• Instructions to follow: What is needed is an exact copy of all the entries below.

:: Data records ::

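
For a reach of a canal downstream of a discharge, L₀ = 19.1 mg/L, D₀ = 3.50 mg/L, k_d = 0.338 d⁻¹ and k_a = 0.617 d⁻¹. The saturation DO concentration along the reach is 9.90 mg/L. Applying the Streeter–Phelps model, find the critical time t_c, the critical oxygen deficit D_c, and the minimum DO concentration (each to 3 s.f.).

t_c = [1/(k_a−k_d)] ln[(k_a/k_d)(1 − D₀(k_a−k_d)/(k_d L₀))]
= [1/(0.617−0.338)] ln[(0.617/0.338)(1 − 3.50×0.2790/(0.338×19.1))]
= (1/0.2790) ln[1.825 × 0.8487] = 3.584 × ln(1.549) = 3.584 × 0.4378 = 1.569 d.
D_c = (k_d/k_a) L₀ e^(−k_d t_c) = (0.338/0.617) × 19.1 × e^(−0.338×1.569) = 0.5478 × 19.1 × 0.5884 = 6.156 mg/L.
Minimum DO = C_s − D_c = 9.90 − 6.156 = 3.744 mg/L.

t_c ≈ 1.57 d; D_c ≈ 6.16 mg/L; min DO ≈ 3.74 mg/L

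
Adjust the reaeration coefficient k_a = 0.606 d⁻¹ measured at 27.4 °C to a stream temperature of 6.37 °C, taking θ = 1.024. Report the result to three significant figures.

k_a ≈ 0.368 d⁻¹

k_a(T₂) = k_a(T₁) · θ^(T₂−T₁) = 0.606 × 1.024^(6.37−27.4)
= 0.606 × 1.024^-21.0 = 0.606 × 0.6073 = 0.3680 d⁻¹.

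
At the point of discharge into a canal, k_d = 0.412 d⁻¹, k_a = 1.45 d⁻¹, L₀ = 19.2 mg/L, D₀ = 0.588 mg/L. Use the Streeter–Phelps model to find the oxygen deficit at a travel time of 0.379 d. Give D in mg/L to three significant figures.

k_d L₀/(k_a−k_d) = 0.412×19.2/(1.45−0.412) = 7.910/1.038 = 7.621 mg/L.
e^(−k_d t) = e^(−0.412×0.3790) = 0.8554; e^(−k_a t) = e^(−1.45×0.3790) = 0.5772.
D = 7.621 × (0.8554 − 0.5772) + 0.588 × 0.5772 = 2.120 + 0.3394 = 2.460 mg/L.

D ≈ 2.46 mg/L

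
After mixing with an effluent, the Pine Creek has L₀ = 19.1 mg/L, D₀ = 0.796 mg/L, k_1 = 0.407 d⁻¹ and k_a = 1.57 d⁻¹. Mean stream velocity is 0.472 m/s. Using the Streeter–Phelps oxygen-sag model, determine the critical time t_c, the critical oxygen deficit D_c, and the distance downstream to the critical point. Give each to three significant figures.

t_c ≈ 1.05 d; D_c ≈ 3.23 mg/L; x_c ≈ 42.9 km

With k_a/k_1 = 3.857 and 1 − D₀(k_a−k_1)/(k_1 L₀) = 0.8809,
t_c = ln(3.857 × 0.8809) / (1.57 − 0.407) = ln(3.398) / 1.163 = 1.223/1.163 = 1.052 d.
D_c = (k_1/k_a) L₀ e^(−k_1 t_c) = (0.407/1.57) × 19.1 × e^(−0.407×1.052) = 0.2592 × 19.1 × 0.6518 = 3.227 mg/L.
x_c = v t_c = 0.472 m/s × 1.052 d × 86400 s/d = 42890 m ≈ 42.9 km.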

:::

• Solution for this problem:
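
For a reach of a canal downstream of a discharge, L₀ = 19.1 mg/L, D₀ = 3.50 mg/L, k_d = 0.338 d⁻¹ and k_a = 0.617 d⁻¹. The saturation DO concentration along the reach is 9.90 mg/L. Applying the Streeter–Phelps model, find the critical time t_c, the critical oxygen deficit D_c, and the minimum DO concentration (each to 3 s.f.).

t_c = [1/(k_a−k_d)] ln[(k_a/k_d)(1 − D₀(k_a−k_d)/(k_d L₀))]
= [1/(0.617−0.338)] ln[(0.617/0.338)(1 − 3.50×0.2790/(0.338×19.1))]
= (1/0.2790) ln[1.825 × 0.8487] = 3.584 × ln(1.549) = 3.584 × 0.4378 = 1.569 d.
D_c = (k_d/k_a) L₀ e^(−k_d t_c) = (0.338/0.617) × 19.1 × e^(−0.338×1.569) = 0.5478 × 19.1 × 0.5884 = 6.156 mg/L.
Minimum DO = C_s − D_c = 9.90 − 6.156 = 3.744 mg/L.

t_c ≈ 1.57 d; D_c ≈ 6.16 mg/L; min DO ≈ 3.74 mg/L

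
Adjust the reaeration coefficient k_a = 0.606 d⁻¹ measured at 27.4 °C to a stream temperature of 6.37 °C, taking θ = 1.024. Report the result to three significant figures.

k_a ≈ 0.368 d⁻¹

k_a(T₂) = k_a(T₁) · θ^(T₂−T₁) = 0.606 × 1.024^(6.37−27.4)
= 0.606 × 1.024^-21.0 = 0.606 × 0.6073 = 0.3680 d⁻¹.

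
At the point of discharge into a canal, k_d = 0.412 d⁻¹, k_a = 1.45 d⁻¹, L₀ = 19.2 mg/L, D₀ = 0.588 mg/L. Use the Streeter–Phelps model to find the oxygen deficit at a travel time of 0.379 d. Give D in mg/L to three significant figures.

k_d L₀/(k_a−k_d) = 0.412×19.2/(1.45−0.412) = 7.910/1.038 = 7.621 mg/L.
e^(−k_d t) = e^(−0.412×0.3790) = 0.8554; e^(−k_a t) = e^(−1.45×0.3790) = 0.5772.
D = 7.621 × (0.8554 − 0.5772) + 0.588 × 0.5772 = 2.120 + 0.3394 = 2.460 mg/L.

D ≈ 2.46 mg/L

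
After mixing with an effluent, the Pine Creek has L₀ = 19.1 mg/L, D₀ = 0.796 mg/L, k_1 = 0.407 d⁻¹ and k_a = 1.57 d⁻¹. Mean stream velocity is 0.472 m/s. Using the Streeter–Phelps oxygen-sag model, determine the critical time t_c, the critical oxygen deficit D_c, and the distance downstream to the critical point. Give each to three significant figures.

t_c ≈ 1.05 d; D_c ≈ 3.23 mg/L; x_c ≈ 42.9 km

With k_a/k_1 = 3.857 and 1 − D₀(k_a−k_1)/(k_1 L₀) = 0.8809,
t_c = ln(3.857 × 0.8809) / (1.57 − 0.407) = ln(3.398) / 1.163 = 1.223/1.163 = 1.052 d.
D_c = (k_1/k_a) L₀ e^(−k_1 t_c) = (0.407/1.57) × 19.1 × e^(−0.407×1.052) = 0.2592 × 19.1 × 0.6518 = 3.227 mg/L.
x_c = v t_c = 0.472 m/s × 1.052 d × 86400 s/d = 42890 m ≈ 42.9 km.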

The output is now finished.